**SOURCE MATERIAL:**
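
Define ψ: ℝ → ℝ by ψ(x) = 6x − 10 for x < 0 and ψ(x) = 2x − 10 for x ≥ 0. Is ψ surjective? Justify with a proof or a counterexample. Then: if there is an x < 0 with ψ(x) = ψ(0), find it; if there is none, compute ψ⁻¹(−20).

-5/3

Both pieces are strictly increasing (slopes 6 and 2), so each is injective on its own interval.
The left piece maps (−∞, 0) onto (−∞, −10); the right piece maps [0, ∞) onto [−10, ∞).
These images together cover ℝ, so ψ is surjective.
Because the two images are disjoint, no x < 0 has ψ(x) = ψ(0), so we compute ψ⁻¹(−20): −20 lies in (−∞, −10), so solve 6x − 10 = −20: x = (−20 + 10)/6 = −5/3.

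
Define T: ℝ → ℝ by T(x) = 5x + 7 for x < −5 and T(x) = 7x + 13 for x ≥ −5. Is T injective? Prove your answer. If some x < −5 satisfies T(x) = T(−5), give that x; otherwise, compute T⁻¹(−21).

-29/5

Both pieces are strictly increasing (slopes 5 and 7), so each is injective on its own interval.
The left piece maps (−∞, −5) onto (−∞, −18); the right piece maps [−5, ∞) onto [−22, ∞).
These images overlap. In particular T(−5) = −22 (right piece), and solving 5x + 7 = −22 on the left piece gives x = −29/5 < −5.
So T(−29/5) = T(−5) with −29/5 ≠ −5, and T is not injective. This x = −29/5 is the requested value below −5.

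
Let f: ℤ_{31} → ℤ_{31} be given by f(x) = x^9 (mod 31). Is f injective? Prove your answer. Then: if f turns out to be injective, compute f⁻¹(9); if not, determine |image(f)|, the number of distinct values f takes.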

**EXERCISE BRIEF:** Restate the listing above word for word.

**SOLUTION TO THIS TASK:**
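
Define ψ: ℝ → ℝ by ψ(x) = 6x − 10 for x < 0 and ψ(x) = 2x − 10 for x ≥ 0. Is ψ surjective? Justify with a proof or a counterexample. Then: if there is an x < 0 with ψ(x) = ψ(0), find it; if there is none, compute ψ⁻¹(−20).

-5/3

Both pieces are strictly increasing (slopes 6 and 2), so each is injective on its own interval.
The left piece maps (−∞, 0) onto (−∞, −10); the right piece maps [0, ∞) onto [−10, ∞).
These images together cover ℝ, so ψ is surjective.
Because the two images are disjoint, no x < 0 has ψ(x) = ψ(0), so we compute ψ⁻¹(−20): −20 lies in (−∞, −10), so solve 6x − 10 = −20: x = (−20 + 10)/6 = −5/3.

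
Define T: ℝ → ℝ by T(x) = 5x + 7 for x < −5 and T(x) = 7x + 13 for x ≥ −5. Is T injective? Prove your answer. If some x < −5 satisfies T(x) = T(−5), give that x; otherwise, compute T⁻¹(−21).

-29/5

Both pieces are strictly increasing (slopes 5 and 7), so each is injective on its own interval.
The left piece maps (−∞, −5) onto (−∞, −18); the right piece maps [−5, ∞) onto [−22, ∞).
These images overlap. In particular T(−5) = −22 (right piece), and solving 5x + 7 = −22 on the left piece gives x = −29/5 < −5.
So T(−29/5) = T(−5) with −29/5 ≠ −5, and T is not injective. This x = −29/5 is the requested value below −5.

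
Let f: ℤ_{31} → ℤ_{31} be given by f(x) = x^9 (mod 31). Is f injective? Prove your answer. Then: if f turns out to be injective, compute f⁻¹(9); if not, determine |image(f)|, the number of distinct values f takes.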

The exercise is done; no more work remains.